Exercise prompt: Every entry in the following data should be output exactly.

Records for this exercise:

◇ ◇ ◇

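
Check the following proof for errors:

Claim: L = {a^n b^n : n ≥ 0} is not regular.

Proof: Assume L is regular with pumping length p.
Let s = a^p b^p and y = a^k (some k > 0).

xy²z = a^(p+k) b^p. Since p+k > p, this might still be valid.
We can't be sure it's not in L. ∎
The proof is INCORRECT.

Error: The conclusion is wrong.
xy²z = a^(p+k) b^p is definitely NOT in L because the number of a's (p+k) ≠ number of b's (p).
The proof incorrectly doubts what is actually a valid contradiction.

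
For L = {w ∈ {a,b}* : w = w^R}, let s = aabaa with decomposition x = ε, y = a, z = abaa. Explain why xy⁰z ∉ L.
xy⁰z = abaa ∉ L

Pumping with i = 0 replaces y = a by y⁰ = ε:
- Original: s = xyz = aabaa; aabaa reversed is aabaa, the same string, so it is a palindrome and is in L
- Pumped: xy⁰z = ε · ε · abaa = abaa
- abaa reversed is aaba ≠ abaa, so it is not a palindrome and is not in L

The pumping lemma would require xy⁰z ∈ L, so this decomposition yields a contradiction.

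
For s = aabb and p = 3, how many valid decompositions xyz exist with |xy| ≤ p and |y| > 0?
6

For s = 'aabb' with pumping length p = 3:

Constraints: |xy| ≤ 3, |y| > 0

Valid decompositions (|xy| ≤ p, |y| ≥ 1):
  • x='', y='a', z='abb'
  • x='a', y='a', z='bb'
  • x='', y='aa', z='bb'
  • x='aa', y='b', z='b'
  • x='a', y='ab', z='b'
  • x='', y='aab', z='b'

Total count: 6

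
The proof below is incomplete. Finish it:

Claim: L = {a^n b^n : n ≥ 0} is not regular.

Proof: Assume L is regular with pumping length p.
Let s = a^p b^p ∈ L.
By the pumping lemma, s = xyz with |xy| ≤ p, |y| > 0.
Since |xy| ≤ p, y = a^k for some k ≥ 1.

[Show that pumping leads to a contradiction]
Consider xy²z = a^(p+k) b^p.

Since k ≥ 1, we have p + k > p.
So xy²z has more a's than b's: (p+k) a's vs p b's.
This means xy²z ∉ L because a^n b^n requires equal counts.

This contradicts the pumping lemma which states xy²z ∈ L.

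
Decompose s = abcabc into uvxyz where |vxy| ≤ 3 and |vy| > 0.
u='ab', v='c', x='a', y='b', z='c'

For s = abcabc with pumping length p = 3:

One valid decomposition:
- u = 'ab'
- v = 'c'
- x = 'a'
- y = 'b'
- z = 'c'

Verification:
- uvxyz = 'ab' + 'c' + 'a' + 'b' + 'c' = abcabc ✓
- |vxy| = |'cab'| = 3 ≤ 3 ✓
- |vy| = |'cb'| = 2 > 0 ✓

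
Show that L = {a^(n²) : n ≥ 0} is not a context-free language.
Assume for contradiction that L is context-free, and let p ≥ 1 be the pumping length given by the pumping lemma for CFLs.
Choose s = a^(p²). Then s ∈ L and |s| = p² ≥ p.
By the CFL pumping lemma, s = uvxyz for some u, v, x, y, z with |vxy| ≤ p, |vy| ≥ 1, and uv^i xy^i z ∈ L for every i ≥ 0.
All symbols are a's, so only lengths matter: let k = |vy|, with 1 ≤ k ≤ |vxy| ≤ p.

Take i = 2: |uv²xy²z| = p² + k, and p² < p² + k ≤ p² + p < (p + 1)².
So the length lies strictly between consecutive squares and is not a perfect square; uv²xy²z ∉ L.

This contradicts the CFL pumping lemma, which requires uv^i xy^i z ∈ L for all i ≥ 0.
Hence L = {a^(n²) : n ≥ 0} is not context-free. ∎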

◇ ◇ ◇

Result of the exercise:
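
Check the following proof for errors:

Claim: L = {a^n b^n : n ≥ 0} is not regular.

Proof: Assume L is regular with pumping length p.
Let s = a^p b^p and y = a^k (some k > 0).

xy²z = a^(p+k) b^p. Since p+k > p, this might still be valid.
We can't be sure it's not in L. ∎
The proof is INCORRECT.

Error: The conclusion is wrong.
xy²z = a^(p+k) b^p is definitely NOT in L because the number of a's (p+k) ≠ number of b's (p).
The proof incorrectly doubts what is actually a valid contradiction.

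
For L = {w ∈ {a,b}* : w = w^R}, let s = aabaa with decomposition x = ε, y = a, z = abaa. Explain why xy⁰z ∉ L.
xy⁰z = abaa ∉ L

Pumping with i = 0 replaces y = a by y⁰ = ε:
- Original: s = xyz = aabaa; aabaa reversed is aabaa, the same string, so it is a palindrome and is in L
- Pumped: xy⁰z = ε · ε · abaa = abaa
- abaa reversed is aaba ≠ abaa, so it is not a palindrome and is not in L

The pumping lemma would require xy⁰z ∈ L, so this decomposition yields a contradiction.

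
For s = aabb and p = 3, how many valid decompositions xyz exist with |xy| ≤ p and |y| > 0?
6

For s = 'aabb' with pumping length p = 3:

Constraints: |xy| ≤ 3, |y| > 0

Valid decompositions (|xy| ≤ p, |y| ≥ 1):
  • x='', y='a', z='abb'
  • x='a', y='a', z='bb'
  • x='', y='aa', z='bb'
  • x='aa', y='b', z='b'
  • x='a', y='ab', z='b'
  • x='', y='aab', z='b'

Total count: 6

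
The proof below is incomplete. Finish it:

Claim: L = {a^n b^n : n ≥ 0} is not regular.

Proof: Assume L is regular with pumping length p.
Let s = a^p b^p ∈ L.
By the pumping lemma, s = xyz with |xy| ≤ p, |y| > 0.
Since |xy| ≤ p, y = a^k for some k ≥ 1.

[Show that pumping leads to a contradiction]
Consider xy²z = a^(p+k) b^p.

Since k ≥ 1, we have p + k > p.
So xy²z has more a's than b's: (p+k) a's vs p b's.
This means xy²z ∉ L because a^n b^n requires equal counts.

This contradicts the pumping lemma which states xy²z ∈ L.

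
Decompose s = abcabc into uvxyz where |vxy| ≤ 3 and |vy| > 0.
u='ab', v='c', x='a', y='b', z='c'

For s = abcabc with pumping length p = 3:

One valid decomposition:
- u = 'ab'
- v = 'c'
- x = 'a'
- y = 'b'
- z = 'c'

Verification:
- uvxyz = 'ab' + 'c' + 'a' + 'b' + 'c' = abcabc ✓
- |vxy| = |'cab'| = 3 ≤ 3 ✓
- |vy| = |'cb'| = 2 > 0 ✓

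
Show that L = {a^(n²) : n ≥ 0} is not a context-free language.
Assume for contradiction that L is context-free, and let p ≥ 1 be the pumping length given by the pumping lemma for CFLs.
Choose s = a^(p²). Then s ∈ L and |s| = p² ≥ p.
By the CFL pumping lemma, s = uvxyz for some u, v, x, y, z with |vxy| ≤ p, |vy| ≥ 1, and uv^i xy^i z ∈ L for every i ≥ 0.
All symbols are a's, so only lengths matter: let k = |vy|, with 1 ≤ k ≤ |vxy| ≤ p.

Take i = 2: |uv²xy²z| = p² + k, and p² < p² + k ≤ p² + p < (p + 1)².
So the length lies strictly between consecutive squares and is not a perfect square; uv²xy²z ∉ L.

This contradicts the CFL pumping lemma, which requires uv^i xy^i z ∈ L for all i ≥ 0.
Hence L = {a^(n²) : n ≥ 0} is not context-free. ∎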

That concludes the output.